(Saved entries)
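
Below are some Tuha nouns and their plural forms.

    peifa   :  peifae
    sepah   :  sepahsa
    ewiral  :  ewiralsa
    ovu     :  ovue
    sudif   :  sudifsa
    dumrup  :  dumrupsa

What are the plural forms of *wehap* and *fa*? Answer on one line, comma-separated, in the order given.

wehapsa, fae

The alternation tracks the final sound of the stem — -sa when the stem ends in a consonant (*sepah*, *ewiral*, *sudif*, *dumrup*); -e when the stem ends in a vowel (*peifa*, *ovu*).
The final sound of *wehap* is /p/, which is a consonant, so the suffix is -sa, giving *wehapsa*.
*fa* — final sound /a/ (a vowel) → -e → *fae*.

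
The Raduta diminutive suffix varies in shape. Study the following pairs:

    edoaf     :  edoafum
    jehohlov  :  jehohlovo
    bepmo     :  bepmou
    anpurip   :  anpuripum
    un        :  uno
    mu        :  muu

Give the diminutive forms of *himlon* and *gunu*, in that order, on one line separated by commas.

himlono, gunuu

The pattern is voicing of the final sound: -um when the stem ends in a voiceless consonant (*edoaf*, *anpurip*); -o when the stem ends in a voiced consonant (*jehohlov*, *un*); -u when the stem ends in a vowel (*bepmo*, *mu*).
*himlon* — final sound /n/ (a voiced consonant) → -o → *himlono*.
*gunu*: final sound = /u/, a vowel → -u → *gunuu*.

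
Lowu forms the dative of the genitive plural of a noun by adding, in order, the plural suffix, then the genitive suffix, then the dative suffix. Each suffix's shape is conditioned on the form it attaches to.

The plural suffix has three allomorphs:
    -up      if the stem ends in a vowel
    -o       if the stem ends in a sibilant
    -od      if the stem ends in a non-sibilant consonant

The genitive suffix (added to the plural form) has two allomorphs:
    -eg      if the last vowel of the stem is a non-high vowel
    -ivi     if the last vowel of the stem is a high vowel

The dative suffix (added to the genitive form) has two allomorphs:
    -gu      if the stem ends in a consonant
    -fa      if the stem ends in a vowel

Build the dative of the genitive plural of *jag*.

jagodeggu

Since the final sound of *jag* is /g/ (a non-sibilant consonant), it takes -od, giving *jagod*.
The plural form *jagod* — last vowel /o/ (a non-high vowel) → -eg → *jagodeg*.
Since the final sound of the genitive form *jagodeg* is /g/ (a consonant), it takes -gu, giving *jagodeggu*.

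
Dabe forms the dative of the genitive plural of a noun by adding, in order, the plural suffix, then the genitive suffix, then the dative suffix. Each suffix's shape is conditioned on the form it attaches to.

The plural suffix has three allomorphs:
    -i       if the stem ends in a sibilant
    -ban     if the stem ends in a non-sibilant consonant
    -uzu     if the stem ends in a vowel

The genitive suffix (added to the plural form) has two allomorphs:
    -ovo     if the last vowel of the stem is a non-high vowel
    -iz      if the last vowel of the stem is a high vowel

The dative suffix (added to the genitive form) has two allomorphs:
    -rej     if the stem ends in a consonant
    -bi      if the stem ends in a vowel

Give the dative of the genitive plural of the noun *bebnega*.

*bebnega*: final sound = /a/, a vowel → -uzu → *bebnegauzu*.
The last vowel of the plural form *bebnegauzu* is /u/, which is a high vowel, so the genitive suffix is -iz, giving *bebnegauzuiz*.
The genitive form *bebnegauzuiz*: final sound = /z/, a consonant → -rej → *bebnegauzuizrej*.

bebnegauzuizrej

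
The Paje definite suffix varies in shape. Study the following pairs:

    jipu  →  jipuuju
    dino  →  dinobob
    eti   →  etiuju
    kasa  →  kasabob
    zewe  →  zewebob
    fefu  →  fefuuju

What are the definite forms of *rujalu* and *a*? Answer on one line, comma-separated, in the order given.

rujaluuju, abob

The pattern is height harmony: -uju when the last vowel of the stem is a high vowel (*jipu*, *eti*, *fefu*); -bob when the last vowel of the stem is a non-high vowel (*dino*, *kasa*, *zewe*).
*rujalu* — last vowel /u/ (a high vowel) → -uju → *rujaluuju*.
*a*: last vowel = /a/, a non-high vowel → -bob → *abob*.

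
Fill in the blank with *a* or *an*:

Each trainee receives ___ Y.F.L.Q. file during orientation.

The indefinite article is chosen by the initial *sound* of the following word, not its spelling.
The initialism *Y.F.L.Q.* is read letter by letter; the first letter, Y, is pronounced /waɪ/, which begins with a consonant sound.
So the article is *a*: Each trainee receives a Y.F.L.Q. file during orientation.

a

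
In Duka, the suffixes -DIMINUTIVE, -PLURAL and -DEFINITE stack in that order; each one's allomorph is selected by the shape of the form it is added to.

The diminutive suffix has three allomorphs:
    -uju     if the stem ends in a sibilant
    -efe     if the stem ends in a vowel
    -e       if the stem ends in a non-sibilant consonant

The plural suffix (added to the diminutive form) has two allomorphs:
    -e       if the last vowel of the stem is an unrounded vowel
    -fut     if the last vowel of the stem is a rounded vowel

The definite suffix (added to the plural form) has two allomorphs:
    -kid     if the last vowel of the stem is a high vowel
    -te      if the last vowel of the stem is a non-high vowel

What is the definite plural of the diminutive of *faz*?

The final sound of *faz* is /z/, which is a sibilant, so the diminutive suffix is -uju, giving *fazuju*.
Since the last vowel of the diminutive form *fazuju* is /u/ (a rounded vowel), it takes -fut, giving *fazujufut*.
The plural form *fazujufut*: last vowel = /u/, a high vowel → -kid → *fazujufutkid*.

fazujufutkid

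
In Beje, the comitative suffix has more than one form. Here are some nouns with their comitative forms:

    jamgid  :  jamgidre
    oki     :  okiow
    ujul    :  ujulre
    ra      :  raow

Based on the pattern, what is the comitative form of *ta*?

taow

Looking at the final sound of each stem: -re when the stem ends in a consonant (*jamgid*, *ujul*); -ow when the stem ends in a vowel (*oki*, *ra*).
Since the final sound of *ta* is /a/ (a vowel), it takes -ow, giving *taow*.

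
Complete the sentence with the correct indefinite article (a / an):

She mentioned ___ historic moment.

The indefinite article is chosen by the initial *sound* of the following word, not its spelling.
*historic* begins with the sound /h/ (h is pronounced in standard usage) — a consonant sound.
So the article is *a*: She mentioned a historic moment.

a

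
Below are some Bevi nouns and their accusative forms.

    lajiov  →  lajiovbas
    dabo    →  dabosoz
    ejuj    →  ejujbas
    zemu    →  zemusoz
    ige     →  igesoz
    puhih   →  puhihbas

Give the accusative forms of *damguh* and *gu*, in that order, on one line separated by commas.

The suffix is conditioned by the final sound: -bas when the stem ends in a consonant (*lajiov*, *ejuj*, *puhih*); -soz when the stem ends in a vowel (*dabo*, *zemu*, *ige*).
*damguh*: final sound = /h/, a consonant → -bas → *damguhbas*.
*gu*: final sound = /u/, a vowel → -soz → *gusoz*.

damguhbas, gusoz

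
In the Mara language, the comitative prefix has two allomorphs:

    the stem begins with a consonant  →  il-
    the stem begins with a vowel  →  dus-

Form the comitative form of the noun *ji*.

ilji

*ji* — first sound /j/ (a consonant) → il- → *ilji*.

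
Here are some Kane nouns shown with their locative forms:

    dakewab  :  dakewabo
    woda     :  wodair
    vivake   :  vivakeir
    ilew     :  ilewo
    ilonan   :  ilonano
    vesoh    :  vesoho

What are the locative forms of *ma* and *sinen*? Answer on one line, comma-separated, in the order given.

The suffix is conditioned by the final sound: -o when the stem ends in a consonant (*dakewab*, *ilew*, *ilonan*, *vesoh*); -ir when the stem ends in a vowel (*woda*, *vivake*).
*ma*: final sound = /a/, a vowel → -ir → *mair*.
*sinen*: final sound = /n/, a consonant → -o → *sineno*.

mair, sineno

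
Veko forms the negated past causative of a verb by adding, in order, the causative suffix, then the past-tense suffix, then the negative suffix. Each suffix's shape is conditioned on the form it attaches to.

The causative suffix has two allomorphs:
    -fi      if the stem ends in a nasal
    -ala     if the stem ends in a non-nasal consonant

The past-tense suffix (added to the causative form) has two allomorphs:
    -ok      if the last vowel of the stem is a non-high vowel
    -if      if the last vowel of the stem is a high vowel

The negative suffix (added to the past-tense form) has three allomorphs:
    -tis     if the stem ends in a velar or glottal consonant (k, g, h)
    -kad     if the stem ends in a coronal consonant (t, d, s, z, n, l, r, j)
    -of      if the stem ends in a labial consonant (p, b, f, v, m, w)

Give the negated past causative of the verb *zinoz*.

Since the final consonant of *zinoz* is /z/ (non-nasal), it takes -ala, giving *zinozala*.
The last vowel of the causative form *zinozala* is /a/, which is a non-high vowel, so the past-tense suffix is -ok, giving *zinozalaok*.
The final consonant of the past-tense form *zinozalaok* is /k/, which is velar/glottal, so the negative suffix is -tis, giving *zinozalaoktis*.

zinozalaoktis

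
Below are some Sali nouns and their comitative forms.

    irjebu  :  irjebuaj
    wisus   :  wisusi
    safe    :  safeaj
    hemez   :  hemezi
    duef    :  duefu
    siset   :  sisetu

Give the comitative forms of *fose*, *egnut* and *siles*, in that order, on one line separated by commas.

foseaj, egnutu, silesi

The suffix is conditioned by the final sound: -i when the stem ends in a sibilant (*wisus*, *hemez*); -u when the stem ends in a non-sibilant consonant (*duef*, *siset*); -aj when the stem ends in a vowel (*irjebu*, *safe*).
*fose*: final sound = /e/, a vowel → -aj → *foseaj*.
Since the final sound of *egnut* is /t/ (a non-sibilant consonant), it takes -u, giving *egnutu*.
Since the final sound of *siles* is /s/ (a sibilant), it takes -i, giving *silesi*.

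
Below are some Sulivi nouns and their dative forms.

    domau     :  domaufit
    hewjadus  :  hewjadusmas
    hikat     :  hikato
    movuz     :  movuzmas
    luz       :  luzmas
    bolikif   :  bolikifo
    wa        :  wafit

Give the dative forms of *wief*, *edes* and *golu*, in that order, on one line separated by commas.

Looking at the final sound of each stem: -mas when the stem ends in a sibilant (*hewjadus*, *movuz*, *luz*); -o when the stem ends in a non-sibilant consonant (*hikat*, *bolikif*); -fit when the stem ends in a vowel (*domau*, *wa*).
*wief* — final sound /f/ (a non-sibilant consonant) → -o → *wiefo*.
The final sound of *edes* is /s/, which is a sibilant, so the suffix is -mas, giving *edesmas*.
*golu*: final sound = /u/, a vowel → -fit → *golufit*.

wiefo, edesmas, golufit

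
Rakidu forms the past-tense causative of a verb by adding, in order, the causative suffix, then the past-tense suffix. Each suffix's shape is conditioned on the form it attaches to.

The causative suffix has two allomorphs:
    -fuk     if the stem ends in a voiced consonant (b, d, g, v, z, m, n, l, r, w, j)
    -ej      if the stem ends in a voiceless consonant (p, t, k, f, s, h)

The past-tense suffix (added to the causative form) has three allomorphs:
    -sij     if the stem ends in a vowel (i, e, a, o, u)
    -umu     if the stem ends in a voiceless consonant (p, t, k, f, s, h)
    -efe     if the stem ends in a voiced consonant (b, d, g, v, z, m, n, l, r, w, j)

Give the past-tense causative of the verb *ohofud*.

*ohofud* — final consonant /d/ (voiced) → -fuk → *ohofudfuk*.
The final sound of the causative form *ohofudfuk* is /k/, which is a voiceless consonant, so the past-tense suffix is -umu, giving *ohofudfukumu*.

ohofudfukumu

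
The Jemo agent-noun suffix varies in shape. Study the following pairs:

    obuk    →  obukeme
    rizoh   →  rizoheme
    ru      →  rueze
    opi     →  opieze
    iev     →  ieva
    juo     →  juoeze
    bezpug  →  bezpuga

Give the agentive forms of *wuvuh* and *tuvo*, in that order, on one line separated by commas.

wuvuheme, tuvoeze

The alternation tracks the final sound of the stem — -eme when the stem ends in a voiceless consonant (*obuk*, *rizoh*); -a when the stem ends in a voiced consonant (*iev*, *bezpug*); -eze when the stem ends in a vowel (*ru*, *opi*, *juo*).
*wuvuh* — final sound /h/ (a voiceless consonant) → -eme → *wuvuheme*.
The final sound of *tuvo* is /o/, which is a vowel, so the suffix is -eze, giving *tuvoeze*.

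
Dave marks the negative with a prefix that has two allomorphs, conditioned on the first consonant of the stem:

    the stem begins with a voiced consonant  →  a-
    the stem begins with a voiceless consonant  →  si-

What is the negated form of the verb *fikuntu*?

sifikuntu

*fikuntu* — first consonant /f/ (voiceless) → si- → *sifikuntu*.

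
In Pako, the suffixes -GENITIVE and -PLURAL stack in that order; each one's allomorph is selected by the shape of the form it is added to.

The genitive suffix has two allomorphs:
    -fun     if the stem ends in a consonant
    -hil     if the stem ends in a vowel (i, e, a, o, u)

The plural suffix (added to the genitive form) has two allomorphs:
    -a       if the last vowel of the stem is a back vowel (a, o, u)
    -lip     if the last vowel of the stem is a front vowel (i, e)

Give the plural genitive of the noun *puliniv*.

*puliniv*: final sound = /v/, a consonant → -fun → *pulinivfun*.
The genitive form *pulinivfun* — last vowel /u/ (a back vowel) → -a → *pulinivfuna*.

pulinivfuna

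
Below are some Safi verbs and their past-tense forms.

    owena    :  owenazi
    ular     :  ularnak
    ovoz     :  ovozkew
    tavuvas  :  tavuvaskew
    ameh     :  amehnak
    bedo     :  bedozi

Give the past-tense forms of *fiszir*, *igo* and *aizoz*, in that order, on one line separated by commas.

The alternation tracks the final sound of the stem — -kew when the stem ends in a sibilant (*ovoz*, *tavuvas*); -nak when the stem ends in a non-sibilant consonant (*ular*, *ameh*); -zi when the stem ends in a vowel (*owena*, *bedo*).
Since the final sound of *fiszir* is /r/ (a non-sibilant consonant), it takes -nak, giving *fiszirnak*.
*igo* — final sound /o/ (a vowel) → -zi → *igozi*.
*aizoz*: final sound = /z/, a sibilant → -kew → *aizozkew*.

fiszirnak, igozi, aizozkew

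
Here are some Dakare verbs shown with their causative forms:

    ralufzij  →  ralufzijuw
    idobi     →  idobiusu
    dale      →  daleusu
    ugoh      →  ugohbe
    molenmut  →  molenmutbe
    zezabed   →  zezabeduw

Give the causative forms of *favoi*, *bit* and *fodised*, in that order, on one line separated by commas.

The alternation tracks the final sound of the stem — -be when the stem ends in a voiceless consonant (*ugoh*, *molenmut*); -uw when the stem ends in a voiced consonant (*ralufzij*, *zezabed*); -usu when the stem ends in a vowel (*idobi*, *dale*).
*favoi* — final sound /i/ (a vowel) → -usu → *favoiusu*.
Since the final sound of *bit* is /t/ (a voiceless consonant), it takes -be, giving *bitbe*.
The final sound of *fodised* is /d/, which is a voiced consonant, so the suffix is -uw, giving *fodiseduw*.

favoiusu, bitbe, fodiseduw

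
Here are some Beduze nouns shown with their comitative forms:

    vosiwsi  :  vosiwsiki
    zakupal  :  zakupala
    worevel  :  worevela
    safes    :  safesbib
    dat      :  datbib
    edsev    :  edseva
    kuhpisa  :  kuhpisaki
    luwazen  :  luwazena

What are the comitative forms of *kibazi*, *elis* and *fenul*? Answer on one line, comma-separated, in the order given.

The alternation tracks the final sound of the stem — -bib when the stem ends in a voiceless consonant (*safes*, *dat*); -a when the stem ends in a voiced consonant (*zakupal*, *worevel*, *edsev*, *luwazen*); -ki when the stem ends in a vowel (*vosiwsi*, *kuhpisa*).
Since the final sound of *kibazi* is /i/ (a vowel), it takes -ki, giving *kibaziki*.
Since the final sound of *elis* is /s/ (a voiceless consonant), it takes -bib, giving *elisbib*.
The final sound of *fenul* is /l/, which is a voiced consonant, so the suffix is -a, giving *fenula*.

kibaziki, elisbib, fenula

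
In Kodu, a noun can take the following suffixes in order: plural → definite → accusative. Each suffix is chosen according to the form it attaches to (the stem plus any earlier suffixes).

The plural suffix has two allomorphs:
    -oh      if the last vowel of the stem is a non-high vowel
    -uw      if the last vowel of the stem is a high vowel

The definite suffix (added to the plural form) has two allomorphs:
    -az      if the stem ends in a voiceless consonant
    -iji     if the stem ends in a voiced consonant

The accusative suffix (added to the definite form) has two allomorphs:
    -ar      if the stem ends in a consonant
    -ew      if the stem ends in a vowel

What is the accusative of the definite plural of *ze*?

Since the last vowel of *ze* is /e/ (a non-high vowel), it takes -oh, giving *zeoh*.
The plural form *zeoh*: final consonant = /h/, voiceless → -az → *zeohaz*.
The final sound of the definite form *zeohaz* is /z/, which is a consonant, so the accusative suffix is -ar, giving *zeohazar*.

zeohazar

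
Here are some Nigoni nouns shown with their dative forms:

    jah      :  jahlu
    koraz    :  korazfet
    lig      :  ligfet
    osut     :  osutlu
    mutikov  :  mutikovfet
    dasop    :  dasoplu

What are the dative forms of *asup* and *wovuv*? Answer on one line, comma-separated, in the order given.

The suffix is conditioned by the final consonant: -lu when the stem ends in a voiceless consonant (*jah*, *osut*, *dasop*); -fet when the stem ends in a voiced consonant (*koraz*, *lig*, *mutikov*).
Since the final consonant of *asup* is /p/ (voiceless), it takes -lu, giving *asuplu*.
Since the final consonant of *wovuv* is /v/ (voiced), it takes -fet, giving *wovuvfet*.

asuplu, wovuvfet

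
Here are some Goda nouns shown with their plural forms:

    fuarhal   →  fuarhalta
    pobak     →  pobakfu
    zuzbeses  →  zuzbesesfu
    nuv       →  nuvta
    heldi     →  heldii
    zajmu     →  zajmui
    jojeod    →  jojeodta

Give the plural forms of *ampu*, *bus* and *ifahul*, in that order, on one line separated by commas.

ampui, busfu, ifahulta

Looking at the final sound of each stem: -fu when the stem ends in a voiceless consonant (*pobak*, *zuzbeses*); -ta when the stem ends in a voiced consonant (*fuarhal*, *nuv*, *jojeod*); -i when the stem ends in a vowel (*heldi*, *zajmu*).
Since the final sound of *ampu* is /u/ (a vowel), it takes -i, giving *ampui*.
The final sound of *bus* is /s/, which is a voiceless consonant, so the suffix is -fu, giving *busfu*.
Since the final sound of *ifahul* is /l/ (a voiced consonant), it takes -ta, giving *ifahulta*.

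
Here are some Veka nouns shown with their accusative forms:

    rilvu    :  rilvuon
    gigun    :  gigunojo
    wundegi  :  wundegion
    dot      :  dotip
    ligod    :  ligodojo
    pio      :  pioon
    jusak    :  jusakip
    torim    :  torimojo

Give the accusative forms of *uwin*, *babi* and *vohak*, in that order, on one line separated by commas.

uwinojo, babion, vohakip

The suffix is conditioned by the final sound: -ip when the stem ends in a voiceless consonant (*dot*, *jusak*); -ojo when the stem ends in a voiced consonant (*gigun*, *ligod*, *torim*); -on when the stem ends in a vowel (*rilvu*, *wundegi*, *pio*).
*uwin*: final sound = /n/, a voiced consonant → -ojo → *uwinojo*.
The final sound of *babi* is /i/, which is a vowel, so the suffix is -on, giving *babion*.
*vohak*: final sound = /k/, a voiceless consonant → -ip → *vohakip*.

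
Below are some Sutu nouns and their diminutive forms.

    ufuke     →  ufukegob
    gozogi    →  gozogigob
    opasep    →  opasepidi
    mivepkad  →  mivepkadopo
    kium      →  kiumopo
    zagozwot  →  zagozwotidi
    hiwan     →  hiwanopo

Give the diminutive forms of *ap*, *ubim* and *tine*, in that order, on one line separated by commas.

apidi, ubimopo, tinegob

The pattern is voicing of the final sound: -idi when the stem ends in a voiceless consonant (*opasep*, *zagozwot*); -opo when the stem ends in a voiced consonant (*mivepkad*, *kium*, *hiwan*); -gob when the stem ends in a vowel (*ufuke*, *gozogi*).
*ap*: final sound = /p/, a voiceless consonant → -idi → *apidi*.
*ubim* — final sound /m/ (a voiced consonant) → -opo → *ubimopo*.
The final sound of *tine* is /e/, which is a vowel, so the suffix is -gob, giving *tinegob*.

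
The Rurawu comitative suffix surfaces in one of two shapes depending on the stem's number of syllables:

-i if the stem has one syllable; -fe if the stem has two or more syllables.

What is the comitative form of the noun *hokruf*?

hokruffe

With 2 syllables, *hokruf* takes -fe → *hokruffe*.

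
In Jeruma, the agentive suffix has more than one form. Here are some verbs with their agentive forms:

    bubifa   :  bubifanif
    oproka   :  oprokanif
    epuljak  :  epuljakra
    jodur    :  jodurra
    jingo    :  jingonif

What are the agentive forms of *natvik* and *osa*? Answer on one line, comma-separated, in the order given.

The suffix is conditioned by the final sound: -ra when the stem ends in a consonant (*epuljak*, *jodur*); -nif when the stem ends in a vowel (*bubifa*, *oproka*, *jingo*).
Since the final sound of *natvik* is /k/ (a consonant), it takes -ra, giving *natvikra*.
*osa* — final sound /a/ (a vowel) → -nif → *osanif*.

natvikra, osanif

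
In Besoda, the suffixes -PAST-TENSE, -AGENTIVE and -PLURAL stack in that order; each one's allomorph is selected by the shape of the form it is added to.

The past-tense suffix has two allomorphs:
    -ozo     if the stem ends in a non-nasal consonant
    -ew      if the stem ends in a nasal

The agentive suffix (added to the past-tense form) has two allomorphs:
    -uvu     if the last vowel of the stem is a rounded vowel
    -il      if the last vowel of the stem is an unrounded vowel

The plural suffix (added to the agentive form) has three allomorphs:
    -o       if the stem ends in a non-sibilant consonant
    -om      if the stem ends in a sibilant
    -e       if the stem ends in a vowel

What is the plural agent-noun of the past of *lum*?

*lum*: final consonant = /m/, a nasal → -ew → *lumew*.
Since the last vowel of the past-tense form *lumew* is /e/ (an unrounded vowel), it takes -il, giving *lumewil*.
The agentive form *lumewil* — final sound /l/ (a non-sibilant consonant) → -o → *lumewilo*.

lumewilo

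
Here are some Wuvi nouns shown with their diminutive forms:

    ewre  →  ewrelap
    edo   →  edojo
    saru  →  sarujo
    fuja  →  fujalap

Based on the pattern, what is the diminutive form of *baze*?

Looking at the last vowel of each stem: -jo when the last vowel of the stem is a rounded vowel (*edo*, *saru*); -lap when the last vowel of the stem is an unrounded vowel (*ewre*, *fuja*).
*baze*: last vowel = /e/, an unrounded vowel → -lap → *bazelap*.

bazelap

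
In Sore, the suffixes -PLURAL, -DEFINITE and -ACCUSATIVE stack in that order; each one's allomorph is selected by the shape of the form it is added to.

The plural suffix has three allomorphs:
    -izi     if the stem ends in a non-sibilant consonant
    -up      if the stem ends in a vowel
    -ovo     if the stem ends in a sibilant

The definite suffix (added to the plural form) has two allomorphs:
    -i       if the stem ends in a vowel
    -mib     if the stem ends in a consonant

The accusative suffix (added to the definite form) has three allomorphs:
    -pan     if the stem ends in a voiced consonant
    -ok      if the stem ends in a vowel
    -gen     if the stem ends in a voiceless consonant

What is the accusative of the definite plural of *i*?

iupmibpan

*i* — final sound /i/ (a vowel) → -up → *iup*.
The plural form *iup*: final sound = /p/, a consonant → -mib → *iupmib*.
Since the final sound of the definite form *iupmib* is /b/ (a voiced consonant), it takes -pan, giving *iupmibpan*.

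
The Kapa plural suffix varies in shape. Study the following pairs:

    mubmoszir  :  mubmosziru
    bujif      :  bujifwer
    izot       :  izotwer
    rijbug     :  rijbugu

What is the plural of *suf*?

The suffix is conditioned by the final consonant: -wer when the stem ends in a voiceless consonant (*bujif*, *izot*); -u when the stem ends in a voiced consonant (*mubmoszir*, *rijbug*).
Since the final consonant of *suf* is /f/ (voiceless), it takes -wer, giving *sufwer*.

sufwer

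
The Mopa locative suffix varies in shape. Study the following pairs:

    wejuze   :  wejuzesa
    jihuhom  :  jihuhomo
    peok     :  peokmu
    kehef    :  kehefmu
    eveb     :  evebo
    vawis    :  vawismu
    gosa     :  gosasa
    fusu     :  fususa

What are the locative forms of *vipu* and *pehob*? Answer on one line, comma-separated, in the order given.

vipusa, pehobo

Looking at the final sound of each stem: -mu when the stem ends in a voiceless consonant (*peok*, *kehef*, *vawis*); -o when the stem ends in a voiced consonant (*jihuhom*, *eveb*); -sa when the stem ends in a vowel (*wejuze*, *gosa*, *fusu*).
Since the final sound of *vipu* is /u/ (a vowel), it takes -sa, giving *vipusa*.
Since the final sound of *pehob* is /b/ (a voiced consonant), it takes -o, giving *pehobo*.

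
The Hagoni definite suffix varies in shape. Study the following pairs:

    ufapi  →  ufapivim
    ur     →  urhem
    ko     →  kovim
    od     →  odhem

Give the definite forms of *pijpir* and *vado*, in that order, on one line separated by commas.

Looking at the final sound of each stem: -hem when the stem ends in a consonant (*ur*, *od*); -vim when the stem ends in a vowel (*ufapi*, *ko*).
The final sound of *pijpir* is /r/, which is a consonant, so the suffix is -hem, giving *pijpirhem*.
Since the final sound of *vado* is /o/ (a vowel), it takes -vim, giving *vadovim*.

pijpirhem, vadovim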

| Exercise requirements |
Show me all lines in the records that contain "suffixes".

| Response below |
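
In Duka, the suffixes -DIMINUTIVE, -PLURAL and -DEFINITE stack in that order; each one's allomorph is selected by the shape of the form it is added to.
In Pako, the suffixes -GENITIVE and -PLURAL stack in that order; each one's allomorph is selected by the shape of the form it is added to.
In Kodu, a noun can take the following suffixes in order: plural → definite → accusative. Each suffix is chosen according to the form it attaches to (the stem plus any earlier suffixes).
In Besoda, the suffixes -PAST-TENSE, -AGENTIVE and -PLURAL stack in that order; each one's allomorph is selected by the shape of the form it is added to.
In Sore, the suffixes -PLURAL, -DEFINITE and -ACCUSATIVE stack in that order; each one's allomorph is selected by the shape of the form it is added to.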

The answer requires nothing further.